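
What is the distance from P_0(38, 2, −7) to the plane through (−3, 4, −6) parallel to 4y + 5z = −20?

13/√41

Parallel planes share the normal n = (0, 4, 5); since (−3, 4, −6) lies on the plane, its equation is 4y + 5z = -14.
Then n·(38, 2, −7) − (−14) = −13.
|n| = √(0 + 16 + 25) = √41, so the distance is |-13|/√41 = 13√41/41.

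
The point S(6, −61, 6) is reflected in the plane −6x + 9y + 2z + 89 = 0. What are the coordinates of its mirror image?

With n = (−6, 9, 2), the signed offset is (n·S − (-89))/|n|² = -484/121 = -4.
S' = S − 2t·n = (6, −61, 6) − (-8)·(−6, 9, 2) = (−42, 11, 22).

(-42, 11, 22)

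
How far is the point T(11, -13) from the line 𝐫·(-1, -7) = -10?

The normal to the line is n = (-1, -7) with |n| = 5√2.
|n·T − (-10)| = |80 − (-10)| = 90, so the distance is 90/(5√2) = 9√2.

9√2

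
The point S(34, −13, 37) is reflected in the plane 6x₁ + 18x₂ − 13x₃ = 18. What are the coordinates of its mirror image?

n = (6, 18, −13), |n|² = 529, n·S − 18 = -529, so t = -529/529 = -1.
Foot F = S − (-1)·n = (40, 5, 24); the reflection is 2F − S = (46, 23, 11).

(46, 23, 11)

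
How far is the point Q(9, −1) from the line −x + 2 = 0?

7

d = |(-1)·9 + 0·(-1) − (-2)| / √(1 + 0) = |-7|/1 = 7.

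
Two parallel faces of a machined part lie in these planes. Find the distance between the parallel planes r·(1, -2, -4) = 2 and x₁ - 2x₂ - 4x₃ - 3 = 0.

Both planes have normal n = (1, -2, -4), |n| = √21. Any point on the first plane is at distance |3 − 2|/|n| = 1/√21 = √21/21 from the second.

√21/21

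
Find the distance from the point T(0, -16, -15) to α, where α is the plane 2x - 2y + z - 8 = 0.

n = (2, -2, 1); n·P − 8 = 9; |n| = 3; distance = 9/3 = 3.

3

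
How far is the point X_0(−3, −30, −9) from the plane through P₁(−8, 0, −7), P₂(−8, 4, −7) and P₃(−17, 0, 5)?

P₁P₂ = (0, 4, 0) and P₁P₃ = (−9, 0, 12), so a normal is n = P₁P₂ × P₁P₃ = (48, 0, 36).
Then n·(−3, −30, −9) − (−636) = 168.
|n| = √(2304 + 0 + 1296) = 60, so the distance is |168|/60 = 14/5.

14/5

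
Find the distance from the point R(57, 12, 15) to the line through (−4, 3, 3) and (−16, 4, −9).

A direction vector is d = (−12, 1, −12).
AP = (61, 9, 12), and AP × d = (−120, 588, 169).
|AP × d|² = 388705 and |d|² = 289, so the distance is √(388705/289) = √1345.

√1345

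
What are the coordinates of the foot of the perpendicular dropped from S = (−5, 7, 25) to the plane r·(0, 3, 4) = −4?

(-5, -8, 5)

The perpendicular from S has direction n = (0, 3, 4): r = (−5, 7, 25) + λ(0, 3, 4).
Substitute into the plane: n·(S + λn) = -4 gives 121 + 25λ = -4, so λ = -5.
Foot = (−5, 7, 25) + (-5)·(0, 3, 4) = (−5, −8, 5).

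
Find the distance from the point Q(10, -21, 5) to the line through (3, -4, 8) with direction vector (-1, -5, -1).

2√26

Direction vector d = (-1, -5, -1).
AP = (7, -17, -3); AP·d = 81, |AP|² = 347, |d|² = 27.
distance² = |AP|² − (AP·d)²/|d|² = 347 − 6561/27 = 104, so the distance is 2√26.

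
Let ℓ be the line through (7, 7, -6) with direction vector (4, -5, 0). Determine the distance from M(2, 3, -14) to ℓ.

Direction vector d = (4, -5, 0).
AP = (-5, -4, -8), and AP × d = (-40, -32, 41).
|AP × d|² = 4305 and |d|² = 41, so the distance is √(4305/41) = √105.

√105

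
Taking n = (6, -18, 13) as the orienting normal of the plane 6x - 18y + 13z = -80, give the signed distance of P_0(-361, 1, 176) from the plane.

n·P_0 − (-80) = 184.
|n| = 23, so the signed distance is 184/23 = 8.

8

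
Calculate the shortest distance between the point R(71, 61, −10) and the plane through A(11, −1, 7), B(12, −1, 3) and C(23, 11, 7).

25/√33

AB = (1, 0, −4) and AC = (12, 12, 0), so a normal is n = AB × AC = (48, −48, 12).
Then n·(71, 61, −10) − 660 = −300.
|n| = √(2304 + 2304 + 144) = 12√33, so the distance is |-300|/(12√33) = 25√33/33.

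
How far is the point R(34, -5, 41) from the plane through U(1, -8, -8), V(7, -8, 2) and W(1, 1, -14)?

6√38/19

UV = (6, 0, 10) and UW = (0, 9, -6), so a normal is n = UV × UW = (-90, 36, 54).
n = (-90, 36, 54); n·P − (-810) = -216; |n| = 18√38; distance = 216/(18√38) = 12/√38.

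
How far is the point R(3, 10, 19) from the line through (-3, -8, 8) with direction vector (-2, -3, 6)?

√481

Direction vector d = (-2, -3, 6).
AP = (6, 18, 11); AP·d = 0, |AP|² = 481, |d|² = 49.
distance² = |AP|² − (AP·d)²/|d|² = 481 − 0/49 = 481, so the distance is √481.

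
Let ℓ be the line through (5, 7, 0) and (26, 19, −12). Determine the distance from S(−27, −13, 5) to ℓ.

3√17

A direction vector is d = (21, 12, −12).
AP = (−32, −20, 5), and AP × d = (180, −279, 36).
|AP × d|² = 111537 and |d|² = 729, so the distance is √(111537/729) = √153 = 3√17.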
++++++++++
◆ Task details: Exactly as written above, reproduce all of the entries.

◆ Solution to the exercise:
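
What is the distance from P_0(38, 2, −7) to the plane through (−3, 4, −6) parallel to 4y + 5z = −20?

13/√41

Parallel planes share the normal n = (0, 4, 5); since (−3, 4, −6) lies on the plane, its equation is 4y + 5z = -14.
Then n·(38, 2, −7) − (−14) = −13.
|n| = √(0 + 16 + 25) = √41, so the distance is |-13|/√41 = 13√41/41.

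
The point S(6, −61, 6) is reflected in the plane −6x + 9y + 2z + 89 = 0. What are the coordinates of its mirror image?

With n = (−6, 9, 2), the signed offset is (n·S − (-89))/|n|² = -484/121 = -4.
S' = S − 2t·n = (6, −61, 6) − (-8)·(−6, 9, 2) = (−42, 11, 22).

(-42, 11, 22)

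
How far is the point T(11, -13) from the line 𝐫·(-1, -7) = -10?

The normal to the line is n = (-1, -7) with |n| = 5√2.
|n·T − (-10)| = |80 − (-10)| = 90, so the distance is 90/(5√2) = 9√2.

9√2

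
The point S(34, −13, 37) is reflected in the plane 6x₁ + 18x₂ − 13x₃ = 18. What are the coordinates of its mirror image?

n = (6, 18, −13), |n|² = 529, n·S − 18 = -529, so t = -529/529 = -1.
Foot F = S − (-1)·n = (40, 5, 24); the reflection is 2F − S = (46, 23, 11).

(46, 23, 11)

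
How far is the point Q(9, −1) from the line −x + 2 = 0?

7

d = |(-1)·9 + 0·(-1) − (-2)| / √(1 + 0) = |-7|/1 = 7.

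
Two parallel faces of a machined part lie in these planes. Find the distance between the parallel planes r·(1, -2, -4) = 2 and x₁ - 2x₂ - 4x₃ - 3 = 0.

Both planes have normal n = (1, -2, -4), |n| = √21. Any point on the first plane is at distance |3 − 2|/|n| = 1/√21 = √21/21 from the second.

√21/21

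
Find the distance from the point T(0, -16, -15) to α, where α is the plane 2x - 2y + z - 8 = 0.

n = (2, -2, 1); n·P − 8 = 9; |n| = 3; distance = 9/3 = 3.

3

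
How far is the point X_0(−3, −30, −9) from the plane through P₁(−8, 0, −7), P₂(−8, 4, −7) and P₃(−17, 0, 5)?

P₁P₂ = (0, 4, 0) and P₁P₃ = (−9, 0, 12), so a normal is n = P₁P₂ × P₁P₃ = (48, 0, 36).
Then n·(−3, −30, −9) − (−636) = 168.
|n| = √(2304 + 0 + 1296) = 60, so the distance is |168|/60 = 14/5.

14/5

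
Find the distance from the point R(57, 12, 15) to the line through (−4, 3, 3) and (−16, 4, −9).

A direction vector is d = (−12, 1, −12).
AP = (61, 9, 12), and AP × d = (−120, 588, 169).
|AP × d|² = 388705 and |d|² = 289, so the distance is √(388705/289) = √1345.

√1345

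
What are the coordinates of the foot of the perpendicular dropped from S = (−5, 7, 25) to the plane r·(0, 3, 4) = −4?

(-5, -8, 5)

The perpendicular from S has direction n = (0, 3, 4): r = (−5, 7, 25) + λ(0, 3, 4).
Substitute into the plane: n·(S + λn) = -4 gives 121 + 25λ = -4, so λ = -5.
Foot = (−5, 7, 25) + (-5)·(0, 3, 4) = (−5, −8, 5).

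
Find the distance from the point Q(10, -21, 5) to the line through (3, -4, 8) with direction vector (-1, -5, -1).

2√26

Direction vector d = (-1, -5, -1).
AP = (7, -17, -3); AP·d = 81, |AP|² = 347, |d|² = 27.
distance² = |AP|² − (AP·d)²/|d|² = 347 − 6561/27 = 104, so the distance is 2√26.

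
Let ℓ be the line through (7, 7, -6) with direction vector (4, -5, 0). Determine the distance from M(2, 3, -14) to ℓ.

Direction vector d = (4, -5, 0).
AP = (-5, -4, -8), and AP × d = (-40, -32, 41).
|AP × d|² = 4305 and |d|² = 41, so the distance is √(4305/41) = √105.

√105

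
Taking n = (6, -18, 13) as the orienting normal of the plane 6x - 18y + 13z = -80, give the signed distance of P_0(-361, 1, 176) from the plane.

n·P_0 − (-80) = 184.
|n| = 23, so the signed distance is 184/23 = 8.

8

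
Calculate the shortest distance between the point R(71, 61, −10) and the plane through A(11, −1, 7), B(12, −1, 3) and C(23, 11, 7).

25/√33

AB = (1, 0, −4) and AC = (12, 12, 0), so a normal is n = AB × AC = (48, −48, 12).
Then n·(71, 61, −10) − 660 = −300.
|n| = √(2304 + 2304 + 144) = 12√33, so the distance is |-300|/(12√33) = 25√33/33.

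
How far is the point R(34, -5, 41) from the plane through U(1, -8, -8), V(7, -8, 2) and W(1, 1, -14)?

6√38/19

UV = (6, 0, 10) and UW = (0, 9, -6), so a normal is n = UV × UW = (-90, 36, 54).
n = (-90, 36, 54); n·P − (-810) = -216; |n| = 18√38; distance = 216/(18√38) = 12/√38.

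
How far is the point R(3, 10, 19) from the line through (-3, -8, 8) with direction vector (-2, -3, 6)?

√481

Direction vector d = (-2, -3, 6).
AP = (6, 18, 11); AP·d = 0, |AP|² = 481, |d|² = 49.
distance² = |AP|² − (AP·d)²/|d|² = 481 − 0/49 = 481, so the distance is √481.

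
Let ℓ be the line through (5, 7, 0) and (26, 19, −12). Determine the distance from S(−27, −13, 5) to ℓ.

3√17

A direction vector is d = (21, 12, −12).
AP = (−32, −20, 5), and AP × d = (180, −279, 36).
|AP × d|² = 111537 and |d|² = 729, so the distance is √(111537/729) = √153 = 3√17.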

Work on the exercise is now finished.